== Provided information ==
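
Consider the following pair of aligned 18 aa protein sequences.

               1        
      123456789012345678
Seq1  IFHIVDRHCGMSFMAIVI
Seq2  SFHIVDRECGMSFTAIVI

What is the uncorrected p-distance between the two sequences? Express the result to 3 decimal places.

Mismatches occur at site 1 (I↔S), site 8 (H↔E), site 14 (M↔T).
There are 3 differences over 18 sites, so p = 3/18 = 0.167.

0.167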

== Directions for this task ==
Print every line from the one that contains "123456789012345678" to the end of the records, exactly as written, and nothing more.

== Your response ==
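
      123456789012345678
Seq1  IFHIVDRHCGMSFMAIVI
Seq2  SFHIVDRECGMSFTAIVI

What is the uncorrected p-distance between the two sequences? Express the result to 3 decimal places.

Mismatches occur at site 1 (I↔S), site 8 (H↔E), site 14 (M↔T).
There are 3 differences over 18 sites, so p = 3/18 = 0.167.

0.167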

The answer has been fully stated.